What to work on:
Copy all the lines of the data that include the word "Initech".

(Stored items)
+ + + + +
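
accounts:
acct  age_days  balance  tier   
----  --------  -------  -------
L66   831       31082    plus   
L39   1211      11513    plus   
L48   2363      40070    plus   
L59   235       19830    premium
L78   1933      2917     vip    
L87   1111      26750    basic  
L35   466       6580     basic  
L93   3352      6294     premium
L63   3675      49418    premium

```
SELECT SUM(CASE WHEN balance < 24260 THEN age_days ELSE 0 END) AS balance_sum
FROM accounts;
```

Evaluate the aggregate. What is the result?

acct=L66: ✗
acct=L39: ✓ → 1211
acct=L48: ✗
acct=L59: ✓ → 235
acct=L78: ✓ → 1933
acct=L87: ✗
acct=L35: ✓ → 466
acct=L93: ✓ → 3352
acct=L63: ✗
balance_sum = 1211 + 235 + 1933 + 466 + 3352 = 7197

7197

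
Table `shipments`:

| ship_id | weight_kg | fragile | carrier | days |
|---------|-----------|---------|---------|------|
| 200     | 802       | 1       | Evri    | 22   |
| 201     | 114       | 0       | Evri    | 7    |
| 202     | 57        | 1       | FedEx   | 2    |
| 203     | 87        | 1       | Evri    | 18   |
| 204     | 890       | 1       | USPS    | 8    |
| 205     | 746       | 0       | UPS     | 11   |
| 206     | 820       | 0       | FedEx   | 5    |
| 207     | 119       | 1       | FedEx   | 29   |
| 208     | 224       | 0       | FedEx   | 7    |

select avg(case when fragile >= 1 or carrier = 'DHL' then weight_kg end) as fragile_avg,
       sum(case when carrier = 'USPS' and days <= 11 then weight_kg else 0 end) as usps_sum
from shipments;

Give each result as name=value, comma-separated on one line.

[fragile_avg: fragile >= 1 or carrier = 'DHL']
ship_id=200: ✓ → 802
ship_id=201: ✗
ship_id=202: ✓ → 57
ship_id=203: ✓ → 87
ship_id=204: ✓ → 890
ship_id=205: ✗
ship_id=206: ✗
ship_id=207: ✓ → 119
ship_id=208: ✗
fragile_avg = (802 + 57 + 87 + 890 + 119) / 5 = 391
—
[usps_sum: carrier = 'USPS' and days <= 11]
ship_id=200: ✗
ship_id=201: ✗
ship_id=202: ✗
ship_id=203: ✗
ship_id=204: ✓ → 890
ship_id=205: ✗
ship_id=206: ✗
ship_id=207: ✗
ship_id=208: ✗
usps_sum = 890

fragile_avg=391, usps_sum=890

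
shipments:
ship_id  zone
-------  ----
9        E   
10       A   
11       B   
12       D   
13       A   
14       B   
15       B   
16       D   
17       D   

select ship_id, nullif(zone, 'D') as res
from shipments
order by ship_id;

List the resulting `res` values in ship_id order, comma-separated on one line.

E, A, B, NULL, A, B, B, NULL, NULL

ship_id=9: zone=E vs D: differ → E
ship_id=10: zone=A vs D: differ → A
ship_id=11: zone=B vs D: differ → B
ship_id=12: zone=D vs D: equal → NULL
ship_id=13: zone=A vs D: differ → A
ship_id=14: zone=B vs D: differ → B
ship_id=15: zone=B vs D: differ → B
ship_id=16: zone=D vs D: equal → NULL
ship_id=17: zone=D vs D: equal → NULL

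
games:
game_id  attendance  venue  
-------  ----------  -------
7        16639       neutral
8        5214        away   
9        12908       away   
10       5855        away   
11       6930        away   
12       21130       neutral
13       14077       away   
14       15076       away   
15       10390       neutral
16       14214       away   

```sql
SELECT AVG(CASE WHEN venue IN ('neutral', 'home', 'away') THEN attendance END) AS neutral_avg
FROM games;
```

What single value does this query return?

game_id=7: ✓ → 16639
game_id=8: ✓ → 5214
game_id=9: ✓ → 12908
game_id=10: ✓ → 5855
game_id=11: ✓ → 6930
game_id=12: ✓ → 21130
game_id=13: ✓ → 14077
game_id=14: ✓ → 15076
game_id=15: ✓ → 10390
game_id=16: ✓ → 14214
neutral_avg = (16639 + 5214 + 12908 + 5855 + 6930 + 21130 + 14077 + 15076 + 10390 + 14214) / 10 = 12243.3

12243.3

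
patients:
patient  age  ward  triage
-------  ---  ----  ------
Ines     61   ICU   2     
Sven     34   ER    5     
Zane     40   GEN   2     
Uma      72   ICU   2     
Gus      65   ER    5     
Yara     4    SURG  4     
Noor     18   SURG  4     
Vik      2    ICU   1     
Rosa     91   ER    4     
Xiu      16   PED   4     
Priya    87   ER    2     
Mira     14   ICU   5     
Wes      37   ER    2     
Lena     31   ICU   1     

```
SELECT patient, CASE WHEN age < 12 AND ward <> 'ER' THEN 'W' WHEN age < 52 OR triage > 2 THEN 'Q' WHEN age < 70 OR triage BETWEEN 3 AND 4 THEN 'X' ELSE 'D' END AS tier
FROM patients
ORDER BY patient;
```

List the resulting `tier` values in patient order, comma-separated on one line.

patient=Gus: age < 52 OR triage > 2 → Q
patient=Ines: age < 70 OR triage BETWEEN 3 AND 4 → X
patient=Lena: age < 52 OR triage > 2 → Q
patient=Mira: age < 52 OR triage > 2 → Q
patient=Noor: age < 52 OR triage > 2 → Q
patient=Priya: ELSE → D
patient=Rosa: age < 52 OR triage > 2 → Q
patient=Sven: age < 52 OR triage > 2 → Q
patient=Uma: ELSE → D
patient=Vik: age < 12 AND ward <> 'ER' → W
patient=Wes: age < 52 OR triage > 2 → Q
patient=Xiu: age < 52 OR triage > 2 → Q
patient=Yara: age < 12 AND ward <> 'ER' → W
patient=Zane: age < 52 OR triage > 2 → Q

Q, X, Q, Q, Q, D, Q, Q, D, W, Q, Q, W, Q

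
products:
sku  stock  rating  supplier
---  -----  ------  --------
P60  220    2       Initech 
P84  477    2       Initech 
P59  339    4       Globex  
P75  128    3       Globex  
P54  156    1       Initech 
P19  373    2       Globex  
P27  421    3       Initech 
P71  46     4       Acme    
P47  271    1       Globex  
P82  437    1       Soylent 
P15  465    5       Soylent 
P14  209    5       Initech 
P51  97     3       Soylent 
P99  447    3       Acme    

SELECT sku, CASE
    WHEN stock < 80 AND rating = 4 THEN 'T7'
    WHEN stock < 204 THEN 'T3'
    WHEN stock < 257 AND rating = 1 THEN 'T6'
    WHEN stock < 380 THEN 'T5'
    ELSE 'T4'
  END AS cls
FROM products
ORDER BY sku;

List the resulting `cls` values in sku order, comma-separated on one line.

sku=P14: stock < 380 → T5
sku=P15: ELSE → T4
sku=P19: stock < 380 → T5
sku=P27: ELSE → T4
sku=P47: stock < 380 → T5
sku=P51: stock < 204 → T3
sku=P54: stock < 204 → T3
sku=P59: stock < 380 → T5
sku=P60: stock < 380 → T5
sku=P71: stock < 80 AND rating = 4 → T7
sku=P75: stock < 204 → T3
sku=P82: ELSE → T4
sku=P84: ELSE → T4
sku=P99: ELSE → T4

T5, T4, T5, T4, T5, T3, T3, T5, T5, T7, T3, T4, T4, T4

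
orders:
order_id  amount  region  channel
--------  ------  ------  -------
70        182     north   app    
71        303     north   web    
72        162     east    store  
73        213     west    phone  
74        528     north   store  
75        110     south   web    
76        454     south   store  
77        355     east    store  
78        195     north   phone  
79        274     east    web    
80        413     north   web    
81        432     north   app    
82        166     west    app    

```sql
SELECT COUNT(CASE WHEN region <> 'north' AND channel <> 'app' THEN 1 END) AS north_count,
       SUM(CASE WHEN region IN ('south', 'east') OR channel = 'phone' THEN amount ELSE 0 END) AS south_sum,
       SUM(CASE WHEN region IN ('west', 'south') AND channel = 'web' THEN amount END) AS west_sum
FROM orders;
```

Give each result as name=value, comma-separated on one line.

[north_count: region <> 'north' AND channel <> 'app']
order_id=70: ✗
order_id=71: ✗
order_id=72: ✓ → 1
order_id=73: ✓ → 1
order_id=74: ✗
order_id=75: ✓ → 1
order_id=76: ✓ → 1
order_id=77: ✓ → 1
order_id=78: ✗
order_id=79: ✓ → 1
order_id=80: ✗
order_id=81: ✗
order_id=82: ✗
north_count = COUNT(1, 1, 1, 1, 1, 1) = 6
—
[south_sum: region IN ('south', 'east') OR channel = 'phone']
order_id=70: ✗
order_id=71: ✗
order_id=72: ✓ → 162
order_id=73: ✓ → 213
order_id=74: ✗
order_id=75: ✓ → 110
order_id=76: ✓ → 454
order_id=77: ✓ → 355
order_id=78: ✓ → 195
order_id=79: ✓ → 274
order_id=80: ✗
order_id=81: ✗
order_id=82: ✗
south_sum = 162 + 213 + 110 + 454 + 355 + 195 + 274 = 1763
—
[west_sum: region IN ('west', 'south') AND channel = 'web']
order_id=70: ✗
order_id=71: ✗
order_id=72: ✗
order_id=73: ✗
order_id=74: ✗
order_id=75: ✓ → 110
order_id=76: ✗
order_id=77: ✗
order_id=78: ✗
order_id=79: ✗
order_id=80: ✗
order_id=81: ✗
order_id=82: ✗
west_sum = 110

north_count=6, south_sum=1763, west_sum=110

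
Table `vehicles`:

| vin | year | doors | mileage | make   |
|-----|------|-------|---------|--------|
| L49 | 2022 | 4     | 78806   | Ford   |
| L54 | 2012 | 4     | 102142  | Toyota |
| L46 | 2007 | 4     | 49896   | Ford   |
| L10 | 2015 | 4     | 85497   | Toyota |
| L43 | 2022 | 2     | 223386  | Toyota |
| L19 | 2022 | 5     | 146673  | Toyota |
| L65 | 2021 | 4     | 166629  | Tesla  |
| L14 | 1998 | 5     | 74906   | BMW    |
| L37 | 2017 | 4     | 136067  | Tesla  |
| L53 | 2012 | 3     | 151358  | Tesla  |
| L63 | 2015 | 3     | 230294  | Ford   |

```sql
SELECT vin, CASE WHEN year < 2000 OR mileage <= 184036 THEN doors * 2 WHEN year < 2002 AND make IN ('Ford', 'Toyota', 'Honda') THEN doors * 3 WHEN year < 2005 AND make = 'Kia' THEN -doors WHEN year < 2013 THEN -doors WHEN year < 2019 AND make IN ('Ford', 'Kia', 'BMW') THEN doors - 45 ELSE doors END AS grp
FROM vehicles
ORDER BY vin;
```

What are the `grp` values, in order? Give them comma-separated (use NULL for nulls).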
+ + + + +
Completed exercise:
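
P60  220    2       Initech 
P84  477    2       Initech 
P54  156    1       Initech 
P27  421    3       Initech 
P14  209    5       Initech 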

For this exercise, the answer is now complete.